INFORMATION GIVEN =

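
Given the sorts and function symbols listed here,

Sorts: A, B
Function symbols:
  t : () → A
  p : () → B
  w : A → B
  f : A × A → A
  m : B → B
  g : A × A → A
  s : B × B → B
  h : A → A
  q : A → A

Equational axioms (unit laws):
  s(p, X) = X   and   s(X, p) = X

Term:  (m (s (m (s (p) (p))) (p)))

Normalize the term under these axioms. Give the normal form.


1. (m (s (m (s (p) (p))) (p)))  →  (m (m (s (p) (p))))
2. (m (m (s (p) (p))))  →  (m (m (p)))

normal form = (m (m (p)))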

TASK OBJECTIVE =
Would you please copy all lines in the data that contain the word "symbols"?

FINISHED TASK =
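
Given the sorts and function symbols listed here,
Function symbols: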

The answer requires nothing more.